## TASK OBJECTIVE
Nothing but the line containing "An unknown tone beats against a 747" and the lines after it in the entries below should appear, each repeated exactly.

------ DATA TO USE ------

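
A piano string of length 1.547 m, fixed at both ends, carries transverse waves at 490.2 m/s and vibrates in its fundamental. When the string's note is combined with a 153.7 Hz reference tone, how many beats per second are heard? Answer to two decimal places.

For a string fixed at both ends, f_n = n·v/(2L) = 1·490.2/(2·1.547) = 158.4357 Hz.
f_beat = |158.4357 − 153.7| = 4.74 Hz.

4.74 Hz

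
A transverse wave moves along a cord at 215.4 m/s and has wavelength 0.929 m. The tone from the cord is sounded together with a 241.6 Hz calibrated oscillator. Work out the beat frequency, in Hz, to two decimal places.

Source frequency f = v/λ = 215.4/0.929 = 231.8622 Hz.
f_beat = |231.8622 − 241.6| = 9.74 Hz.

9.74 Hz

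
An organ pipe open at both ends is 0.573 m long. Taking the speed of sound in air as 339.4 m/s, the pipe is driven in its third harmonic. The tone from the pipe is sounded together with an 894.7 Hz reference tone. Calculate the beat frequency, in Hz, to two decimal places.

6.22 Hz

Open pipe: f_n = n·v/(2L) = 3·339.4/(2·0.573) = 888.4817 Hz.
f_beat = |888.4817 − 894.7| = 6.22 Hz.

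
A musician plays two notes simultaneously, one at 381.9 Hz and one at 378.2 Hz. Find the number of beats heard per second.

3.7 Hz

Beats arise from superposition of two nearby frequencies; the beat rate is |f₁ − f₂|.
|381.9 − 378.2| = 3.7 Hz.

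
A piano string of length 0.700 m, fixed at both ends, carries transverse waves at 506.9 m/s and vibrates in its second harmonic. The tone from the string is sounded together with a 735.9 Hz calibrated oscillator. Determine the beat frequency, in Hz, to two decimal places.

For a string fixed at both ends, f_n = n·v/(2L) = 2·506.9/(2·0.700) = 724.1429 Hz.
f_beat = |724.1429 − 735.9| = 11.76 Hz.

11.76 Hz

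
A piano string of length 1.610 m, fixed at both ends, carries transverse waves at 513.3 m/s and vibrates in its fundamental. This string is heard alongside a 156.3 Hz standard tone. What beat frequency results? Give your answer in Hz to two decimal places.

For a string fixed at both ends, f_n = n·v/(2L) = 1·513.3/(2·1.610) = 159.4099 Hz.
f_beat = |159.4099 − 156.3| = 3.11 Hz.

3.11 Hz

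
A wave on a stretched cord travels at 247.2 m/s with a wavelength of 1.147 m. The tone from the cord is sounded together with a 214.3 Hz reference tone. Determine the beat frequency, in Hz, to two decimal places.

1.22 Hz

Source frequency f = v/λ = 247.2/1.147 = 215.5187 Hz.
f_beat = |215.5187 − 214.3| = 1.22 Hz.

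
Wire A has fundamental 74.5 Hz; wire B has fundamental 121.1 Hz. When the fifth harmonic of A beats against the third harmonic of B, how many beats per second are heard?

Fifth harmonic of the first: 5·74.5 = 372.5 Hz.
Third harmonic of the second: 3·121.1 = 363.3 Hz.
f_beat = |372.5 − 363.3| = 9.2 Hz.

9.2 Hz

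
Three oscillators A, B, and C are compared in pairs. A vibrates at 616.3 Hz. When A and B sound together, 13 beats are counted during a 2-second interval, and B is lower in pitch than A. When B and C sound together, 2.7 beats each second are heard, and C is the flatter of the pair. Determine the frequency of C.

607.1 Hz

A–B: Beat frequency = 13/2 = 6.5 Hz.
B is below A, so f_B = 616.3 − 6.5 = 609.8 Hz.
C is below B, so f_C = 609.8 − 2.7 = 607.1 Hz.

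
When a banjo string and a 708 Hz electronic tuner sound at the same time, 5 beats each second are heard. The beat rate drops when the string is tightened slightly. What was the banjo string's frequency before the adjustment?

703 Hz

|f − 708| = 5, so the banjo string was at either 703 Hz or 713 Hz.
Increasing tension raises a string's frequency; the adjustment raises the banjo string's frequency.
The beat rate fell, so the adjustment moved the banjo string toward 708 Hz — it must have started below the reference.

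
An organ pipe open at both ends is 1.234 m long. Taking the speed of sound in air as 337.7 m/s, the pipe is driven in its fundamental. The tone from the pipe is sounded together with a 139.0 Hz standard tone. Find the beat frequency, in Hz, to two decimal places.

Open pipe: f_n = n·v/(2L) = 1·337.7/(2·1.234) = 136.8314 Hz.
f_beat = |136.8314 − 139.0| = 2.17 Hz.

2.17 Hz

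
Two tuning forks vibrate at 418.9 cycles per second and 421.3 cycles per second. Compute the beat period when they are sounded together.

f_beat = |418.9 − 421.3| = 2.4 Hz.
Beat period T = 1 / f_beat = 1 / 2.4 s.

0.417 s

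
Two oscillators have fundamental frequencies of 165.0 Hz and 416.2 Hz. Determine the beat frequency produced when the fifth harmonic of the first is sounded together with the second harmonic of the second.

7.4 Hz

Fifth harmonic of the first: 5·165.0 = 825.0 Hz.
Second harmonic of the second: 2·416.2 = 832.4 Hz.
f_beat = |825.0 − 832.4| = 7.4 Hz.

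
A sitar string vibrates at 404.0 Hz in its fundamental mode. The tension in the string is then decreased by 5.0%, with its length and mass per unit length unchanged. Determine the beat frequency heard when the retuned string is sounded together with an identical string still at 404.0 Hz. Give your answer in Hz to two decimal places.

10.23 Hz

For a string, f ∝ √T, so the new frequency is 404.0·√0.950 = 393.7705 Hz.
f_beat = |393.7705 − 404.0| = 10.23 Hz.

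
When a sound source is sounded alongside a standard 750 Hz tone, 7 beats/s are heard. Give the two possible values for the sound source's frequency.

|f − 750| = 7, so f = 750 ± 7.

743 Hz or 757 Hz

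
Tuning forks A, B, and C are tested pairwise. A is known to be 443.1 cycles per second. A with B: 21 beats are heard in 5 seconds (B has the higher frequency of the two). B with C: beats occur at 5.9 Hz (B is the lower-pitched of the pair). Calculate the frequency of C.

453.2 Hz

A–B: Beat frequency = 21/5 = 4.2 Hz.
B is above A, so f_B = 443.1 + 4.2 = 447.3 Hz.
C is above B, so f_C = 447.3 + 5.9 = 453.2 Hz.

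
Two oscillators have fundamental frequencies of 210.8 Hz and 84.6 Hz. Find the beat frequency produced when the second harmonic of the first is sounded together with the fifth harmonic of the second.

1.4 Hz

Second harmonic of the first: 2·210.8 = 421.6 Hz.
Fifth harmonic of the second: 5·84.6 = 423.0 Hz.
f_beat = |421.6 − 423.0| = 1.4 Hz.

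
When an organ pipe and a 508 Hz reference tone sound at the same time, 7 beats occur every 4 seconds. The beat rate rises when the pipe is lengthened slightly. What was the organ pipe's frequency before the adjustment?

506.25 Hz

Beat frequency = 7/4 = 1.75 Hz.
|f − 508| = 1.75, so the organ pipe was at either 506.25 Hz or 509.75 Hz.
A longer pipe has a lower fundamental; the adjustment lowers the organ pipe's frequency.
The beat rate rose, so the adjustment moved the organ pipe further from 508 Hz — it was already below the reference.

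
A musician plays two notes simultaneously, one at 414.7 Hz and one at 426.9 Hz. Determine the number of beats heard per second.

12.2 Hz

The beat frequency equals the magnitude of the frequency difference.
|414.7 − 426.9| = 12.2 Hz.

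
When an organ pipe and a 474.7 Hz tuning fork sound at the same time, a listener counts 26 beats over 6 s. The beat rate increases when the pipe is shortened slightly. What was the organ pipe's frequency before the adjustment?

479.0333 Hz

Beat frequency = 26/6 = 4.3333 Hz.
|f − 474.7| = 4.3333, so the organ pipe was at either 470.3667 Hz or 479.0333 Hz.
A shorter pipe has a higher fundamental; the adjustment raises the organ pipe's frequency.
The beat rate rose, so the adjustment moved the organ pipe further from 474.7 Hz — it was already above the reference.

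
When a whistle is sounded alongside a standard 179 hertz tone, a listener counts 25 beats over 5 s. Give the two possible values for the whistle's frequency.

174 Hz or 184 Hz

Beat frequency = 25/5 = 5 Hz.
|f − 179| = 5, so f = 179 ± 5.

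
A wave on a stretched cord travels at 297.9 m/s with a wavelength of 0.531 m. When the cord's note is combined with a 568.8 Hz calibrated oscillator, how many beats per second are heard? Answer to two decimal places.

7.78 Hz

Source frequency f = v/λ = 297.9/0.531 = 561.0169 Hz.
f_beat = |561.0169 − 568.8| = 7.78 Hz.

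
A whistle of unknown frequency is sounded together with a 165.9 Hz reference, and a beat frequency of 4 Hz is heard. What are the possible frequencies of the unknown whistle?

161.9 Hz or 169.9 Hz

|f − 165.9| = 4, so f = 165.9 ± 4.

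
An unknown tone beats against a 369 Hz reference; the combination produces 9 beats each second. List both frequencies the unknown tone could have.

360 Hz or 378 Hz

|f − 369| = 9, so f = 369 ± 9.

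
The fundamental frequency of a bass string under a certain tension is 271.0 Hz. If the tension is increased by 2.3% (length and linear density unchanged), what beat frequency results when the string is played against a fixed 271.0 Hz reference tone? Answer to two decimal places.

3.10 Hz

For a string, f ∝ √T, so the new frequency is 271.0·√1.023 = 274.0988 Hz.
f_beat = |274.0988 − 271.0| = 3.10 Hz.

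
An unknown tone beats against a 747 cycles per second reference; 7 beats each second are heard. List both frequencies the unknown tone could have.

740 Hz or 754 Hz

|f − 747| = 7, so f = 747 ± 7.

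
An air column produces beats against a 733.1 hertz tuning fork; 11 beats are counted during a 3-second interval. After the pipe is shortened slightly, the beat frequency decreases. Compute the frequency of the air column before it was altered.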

------

## OUTPUT FOR THIS TASK
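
An unknown tone beats against a 747 cycles per second reference; 7 beats each second are heard. List both frequencies the unknown tone could have.

740 Hz or 754 Hz

|f − 747| = 7, so f = 747 ± 7.

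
An air column produces beats against a 733.1 hertz tuning fork; 11 beats are counted during a 3-second interval. After the pipe is shortened slightly, the beat frequency decreases. Compute the frequency of the air column before it was altered.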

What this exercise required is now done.